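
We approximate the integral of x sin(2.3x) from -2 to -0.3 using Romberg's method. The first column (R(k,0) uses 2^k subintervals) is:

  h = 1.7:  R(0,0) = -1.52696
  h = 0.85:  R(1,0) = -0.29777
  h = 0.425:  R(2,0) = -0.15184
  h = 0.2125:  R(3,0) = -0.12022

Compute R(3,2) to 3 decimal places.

Richardson extrapolation on the trapezoidal column (denominator 4−1=3):
R(2,1) = (4·(-0.15184) − (-0.29777)) / 3 = -0.10320
R(3,1) = -0.12022 + (-0.12022 − (-0.15184))/3 = -0.10968
R(3,2) = (16·(-0.10968) − (-0.10320)) / 15 = -0.11011
(Column j=1 coincides with Simpson's rule on the same nodes.)

-0.110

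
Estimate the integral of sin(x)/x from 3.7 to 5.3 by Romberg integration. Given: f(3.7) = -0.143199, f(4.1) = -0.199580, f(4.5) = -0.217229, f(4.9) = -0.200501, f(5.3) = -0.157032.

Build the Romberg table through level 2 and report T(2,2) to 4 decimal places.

-0.3113

T(0,0) (trapezoid, 1 panel, h=1.6000): -0.240185
T(1,0) (trapezoid, 2 panels, h=0.8000): -0.293876
T(2,0) (trapezoid, 4 panels, h=0.4000): -0.306970
T(1,1) = -0.293876 + (-0.293876 − (-0.240185))/3 = -0.311773
T(2,1) = -0.306970 + (-0.306970 − (-0.293876))/3 = -0.311335
T(2,2) = -0.311335 + (-0.311335 − (-0.311773))/15 = -0.311306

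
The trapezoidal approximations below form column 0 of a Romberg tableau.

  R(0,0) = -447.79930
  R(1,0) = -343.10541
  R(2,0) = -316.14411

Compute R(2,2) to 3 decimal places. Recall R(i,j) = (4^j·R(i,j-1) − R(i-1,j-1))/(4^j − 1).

Richardson extrapolation on the trapezoidal column (denominator 4−1=3):
R(1,1) = -343.10541 + (-343.10541 − (-447.79930))/3 = -308.20745
R(2,1) = -316.14411 + (-316.14411 − (-343.10541))/3 = -307.15701
R(2,2) = (16·(-307.15701) − (-308.20745)) / 15 = -307.08698

-307.087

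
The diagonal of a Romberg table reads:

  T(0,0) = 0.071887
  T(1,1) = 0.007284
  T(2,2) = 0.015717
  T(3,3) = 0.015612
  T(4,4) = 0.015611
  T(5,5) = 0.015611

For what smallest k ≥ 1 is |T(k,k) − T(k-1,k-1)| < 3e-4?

k = 3

|T(1,1) − T(0,0)| = 0.064603 ≥ 3e-4
|T(2,2) − T(1,1)| = 0.008433 ≥ 3e-4
|T(3,3) − T(2,2)| = 0.000105 < 3e-4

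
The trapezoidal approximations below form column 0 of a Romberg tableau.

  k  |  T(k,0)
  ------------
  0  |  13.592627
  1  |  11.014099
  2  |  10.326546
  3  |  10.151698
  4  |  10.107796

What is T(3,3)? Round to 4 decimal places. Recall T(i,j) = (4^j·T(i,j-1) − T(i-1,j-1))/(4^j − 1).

Richardson extrapolation on the trapezoidal column (denominator 4−1=3):
T(1,1) = (4·11.014099 − 13.592627) / 3 = 10.154590
T(2,1) = 10.326546 + (10.326546 − 11.014099)/3 = 10.097362
T(3,1) = (4·10.151698 − 10.326546) / 3 = 10.093415
T(2,2) = (16·10.097362 − 10.154590) / 15 = 10.093547
T(3,2) = (16·10.093415 − 10.097362) / 15 = 10.093152
T(3,3) = 10.093152 + (10.093152 − 10.093547)/63 = 10.093146

10.0931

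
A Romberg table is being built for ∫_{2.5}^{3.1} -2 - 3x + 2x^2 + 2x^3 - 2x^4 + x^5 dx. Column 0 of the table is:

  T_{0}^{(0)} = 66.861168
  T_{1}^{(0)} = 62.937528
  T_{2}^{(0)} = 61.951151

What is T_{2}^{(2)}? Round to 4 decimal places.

T_{1}^{(1)} = 62.937528 + (62.937528 − 66.861168)/3 = 61.629648
T_{2}^{(1)} = (4·61.951151 − 62.937528) / 3 = 61.622359
T_{2}^{(2)} = 61.622359 + (61.622359 − 61.629648)/15 = 61.621873
(Column j=1 coincides with Simpson's rule on the same nodes.)

61.6219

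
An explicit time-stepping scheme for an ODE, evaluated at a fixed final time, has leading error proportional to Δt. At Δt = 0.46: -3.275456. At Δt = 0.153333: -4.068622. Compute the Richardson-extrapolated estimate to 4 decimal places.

-4.4652

The leading error scales as Δt; refining by a factor of 3 reduces it by 3^1 = 3.
Extrapolated value = (3·A(Δt/3) − A(Δt)) / (3 − 1)
= (3·(-4.068622) − (-3.275456)) / 2
= -8.930410 / 2 = -4.465205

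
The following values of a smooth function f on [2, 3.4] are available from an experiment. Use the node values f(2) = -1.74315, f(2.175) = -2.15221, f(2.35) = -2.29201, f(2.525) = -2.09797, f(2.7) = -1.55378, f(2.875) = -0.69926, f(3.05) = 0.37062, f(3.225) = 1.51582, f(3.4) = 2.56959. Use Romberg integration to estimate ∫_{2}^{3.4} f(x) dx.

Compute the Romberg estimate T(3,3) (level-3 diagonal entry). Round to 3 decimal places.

-1.158

T(0,0) (trapezoid, 1 panel, h=1.4000): 0.57851
T(1,0) (trapezoid, 2 panels, h=0.7000): -0.79839
T(2,0) (trapezoid, 4 panels, h=0.3500): -1.07168
T(3,0) (trapezoid, 8 panels, h=0.1750): -1.13672
T(1,1) = -0.79839 + (-0.79839 − 0.57851)/3 = -1.25736
T(2,1) = -1.07168 + (-1.07168 − (-0.79839))/3 = -1.16278
T(3,1) = -1.13672 + (-1.13672 − (-1.07168))/3 = -1.15840
T(2,2) = -1.16278 + (-1.16278 − (-1.25736))/15 = -1.15647
T(3,2) = -1.15840 + (-1.15840 − (-1.16278))/15 = -1.15811
T(3,3) = -1.15811 + (-1.15811 − (-1.15647))/63 = -1.15814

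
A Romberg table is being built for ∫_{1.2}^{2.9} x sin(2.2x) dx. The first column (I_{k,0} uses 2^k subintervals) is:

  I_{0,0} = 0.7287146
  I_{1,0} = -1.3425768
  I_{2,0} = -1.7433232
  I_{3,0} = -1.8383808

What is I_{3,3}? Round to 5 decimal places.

Richardson extrapolation on the trapezoidal column (denominator 4−1=3):
I_{1,1} = -1.3425768 + (-1.3425768 − 0.7287146)/3 = -2.0330073
I_{2,1} = -1.7433232 + (-1.7433232 − (-1.3425768))/3 = -1.8769053
I_{3,1} = (4·(-1.8383808) − (-1.7433232)) / 3 = -1.8700667
I_{2,2} = -1.8769053 + (-1.8769053 − (-2.0330073))/15 = -1.8664985
I_{3,2} = -1.8700667 + (-1.8700667 − (-1.8769053))/15 = -1.8696108
I_{3,3} = (64·(-1.8696108) − (-1.8664985)) / 63 = -1.8696602

-1.86966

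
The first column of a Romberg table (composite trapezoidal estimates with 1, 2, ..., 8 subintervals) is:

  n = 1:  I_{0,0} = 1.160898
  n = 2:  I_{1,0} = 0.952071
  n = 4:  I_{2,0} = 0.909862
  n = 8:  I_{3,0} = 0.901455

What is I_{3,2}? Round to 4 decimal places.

0.8988

Richardson extrapolation on the trapezoidal column (denominator 4−1=3):
I_{2,1} = 0.909862 + (0.909862 − 0.952071)/3 = 0.895792
I_{3,1} = 0.901455 + (0.901455 − 0.909862)/3 = 0.898653
I_{3,2} = 0.898653 + (0.898653 − 0.895792)/15 = 0.898844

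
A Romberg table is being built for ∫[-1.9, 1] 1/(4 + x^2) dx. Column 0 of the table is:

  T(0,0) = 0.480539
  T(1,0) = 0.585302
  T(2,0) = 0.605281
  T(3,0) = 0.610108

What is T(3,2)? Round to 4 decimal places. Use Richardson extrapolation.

0.6117

T(2,1) = 0.605281 + (0.605281 − 0.585302)/3 = 0.611941
T(3,1) = (4·0.610108 − 0.605281) / 3 = 0.611717
T(3,2) = 0.611717 + (0.611717 − 0.611941)/15 = 0.611702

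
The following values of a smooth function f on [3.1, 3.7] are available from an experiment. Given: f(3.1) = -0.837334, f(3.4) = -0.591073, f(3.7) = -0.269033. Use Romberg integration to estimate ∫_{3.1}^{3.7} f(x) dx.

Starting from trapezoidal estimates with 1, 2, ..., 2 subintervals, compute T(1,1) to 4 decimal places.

T(0,0) (trapezoid, 1 panel, h=0.6000): -0.331910
T(1,0) (trapezoid, 2 panels, h=0.3000): -0.343277
T(1,1) = -0.343277 + (-0.343277 − (-0.331910))/3 = -0.347066

-0.3471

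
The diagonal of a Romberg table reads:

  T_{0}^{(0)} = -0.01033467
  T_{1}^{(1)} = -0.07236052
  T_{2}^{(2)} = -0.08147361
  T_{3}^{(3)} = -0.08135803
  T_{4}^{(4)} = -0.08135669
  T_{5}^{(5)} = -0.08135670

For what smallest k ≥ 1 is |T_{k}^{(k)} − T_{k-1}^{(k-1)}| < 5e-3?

k = 3

|T_{1}^{(1)} − T_{0}^{(0)}| = 0.06202585 ≥ 5e-3
|T_{2}^{(2)} − T_{1}^{(1)}| = 0.00911309 ≥ 5e-3
|T_{3}^{(3)} − T_{2}^{(2)}| = 0.00011558 < 5e-3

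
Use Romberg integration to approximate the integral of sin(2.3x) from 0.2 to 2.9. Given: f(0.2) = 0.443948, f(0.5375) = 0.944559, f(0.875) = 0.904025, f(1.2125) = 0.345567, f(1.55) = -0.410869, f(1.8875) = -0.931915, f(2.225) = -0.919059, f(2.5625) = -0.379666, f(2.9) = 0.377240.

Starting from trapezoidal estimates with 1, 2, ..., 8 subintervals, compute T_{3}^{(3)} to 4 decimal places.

T_{0}^{(0)} (trapezoid, 1 panel, h=2.7000): 1.108604
T_{1}^{(0)} (trapezoid, 2 panels, h=1.3500): -0.000371
T_{2}^{(0)} (trapezoid, 4 panels, h=0.6750): -0.010334
T_{3}^{(0)} (trapezoid, 8 panels, h=0.3375): -0.012408
T_{1}^{(1)} = -0.000371 + (-0.000371 − 1.108604)/3 = -0.370029
T_{2}^{(1)} = -0.010334 + (-0.010334 − (-0.000371))/3 = -0.013655
T_{3}^{(1)} = -0.012408 + (-0.012408 − (-0.010334))/3 = -0.013099
T_{2}^{(2)} = -0.013655 + (-0.013655 − (-0.370029))/15 = 0.010103
T_{3}^{(2)} = -0.013099 + (-0.013099 − (-0.013655))/15 = -0.013062
T_{3}^{(3)} = -0.013062 + (-0.013062 − 0.010103)/63 = -0.013430

-0.0134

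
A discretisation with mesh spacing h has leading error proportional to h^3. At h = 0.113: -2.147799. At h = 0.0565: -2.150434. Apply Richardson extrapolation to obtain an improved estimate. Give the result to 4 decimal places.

The leading error scales as h^3; refining by a factor of 2 reduces it by 2^3 = 8.
Extrapolated value = (8·A(h/2) − A(h)) / (8 − 1)
= (8·(-2.150434) − (-2.147799)) / 7
= -15.055673 / 7 = -2.150810

-2.1508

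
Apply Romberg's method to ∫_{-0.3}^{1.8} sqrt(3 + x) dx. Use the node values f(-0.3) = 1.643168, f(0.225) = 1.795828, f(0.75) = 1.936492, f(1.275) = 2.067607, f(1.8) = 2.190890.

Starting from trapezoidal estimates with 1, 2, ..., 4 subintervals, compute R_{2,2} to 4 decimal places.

4.0531

R_{0,0} (trapezoid, 1 panel, h=2.1000): 4.025761
R_{1,0} (trapezoid, 2 panels, h=1.0500): 4.046197
R_{2,0} (trapezoid, 4 panels, h=0.5250): 4.051402
R_{1,1} = 4.046197 + (4.046197 − 4.025761)/3 = 4.053009
R_{2,1} = 4.051402 + (4.051402 − 4.046197)/3 = 4.053137
R_{2,2} = 4.053137 + (4.053137 − 4.053009)/15 = 4.053146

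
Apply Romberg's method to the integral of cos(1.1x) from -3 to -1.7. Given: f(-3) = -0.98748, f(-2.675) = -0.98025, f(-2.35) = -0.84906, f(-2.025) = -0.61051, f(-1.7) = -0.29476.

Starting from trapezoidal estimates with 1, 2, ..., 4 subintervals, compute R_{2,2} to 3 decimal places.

-1.012

R_{0,0} (trapezoid, 1 panel, h=1.3000): -0.83346
R_{1,0} (trapezoid, 2 panels, h=0.6500): -0.96862
R_{2,0} (trapezoid, 4 panels, h=0.3250): -1.00131
R_{1,1} = -0.96862 + (-0.96862 − (-0.83346))/3 = -1.01367
R_{2,1} = -1.00131 + (-1.00131 − (-0.96862))/3 = -1.01221
R_{2,2} = -1.01221 + (-1.01221 − (-1.01367))/15 = -1.01211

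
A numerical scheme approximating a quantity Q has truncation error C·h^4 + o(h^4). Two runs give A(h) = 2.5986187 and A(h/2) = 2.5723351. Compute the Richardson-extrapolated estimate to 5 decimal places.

2.57058

The leading error scales as h^4; refining by a factor of 2 reduces it by 2^4 = 16.
Extrapolated value = (16·A(h/2) − A(h)) / (16 − 1)
= (16·2.5723351 − 2.5986187) / 15
= 38.5587429 / 15 = 2.5705829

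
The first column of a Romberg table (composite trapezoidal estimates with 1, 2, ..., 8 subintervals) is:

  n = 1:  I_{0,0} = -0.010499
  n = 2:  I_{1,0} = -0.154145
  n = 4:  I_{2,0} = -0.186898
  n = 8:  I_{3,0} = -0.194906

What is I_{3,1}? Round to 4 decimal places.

-0.1976

I_{3,1} = (4·(-0.194906) − (-0.186898)) / 3 = -0.197575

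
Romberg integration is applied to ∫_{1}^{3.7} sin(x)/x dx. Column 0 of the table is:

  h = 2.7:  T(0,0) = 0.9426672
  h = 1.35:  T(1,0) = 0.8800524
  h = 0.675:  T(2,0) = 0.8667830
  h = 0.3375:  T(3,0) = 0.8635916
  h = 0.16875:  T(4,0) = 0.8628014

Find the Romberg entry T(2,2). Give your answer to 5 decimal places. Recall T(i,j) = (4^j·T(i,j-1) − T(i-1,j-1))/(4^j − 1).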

+ + + + + + +

- **Exercise**: Please show the lines of the material that contain the string "method".

- **Exercise output**:
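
We approximate the integral of x sin(2.3x) from -2 to -0.3 using Romberg's method. The first column (R(k,0) uses 2^k subintervals) is:
Apply Romberg's method to ∫_{-0.3}^{1.8} sqrt(3 + x) dx. Use the node values f(-0.3) = 1.643168, f(0.225) = 1.795828, f(0.75) = 1.936492, f(1.275) = 2.067607, f(1.8) = 2.190890.
Apply Romberg's method to the integral of cos(1.1x) from -3 to -1.7. Given: f(-3) = -0.98748, f(-2.675) = -0.98025, f(-2.35) = -0.84906, f(-2.025) = -0.61051, f(-1.7) = -0.29476.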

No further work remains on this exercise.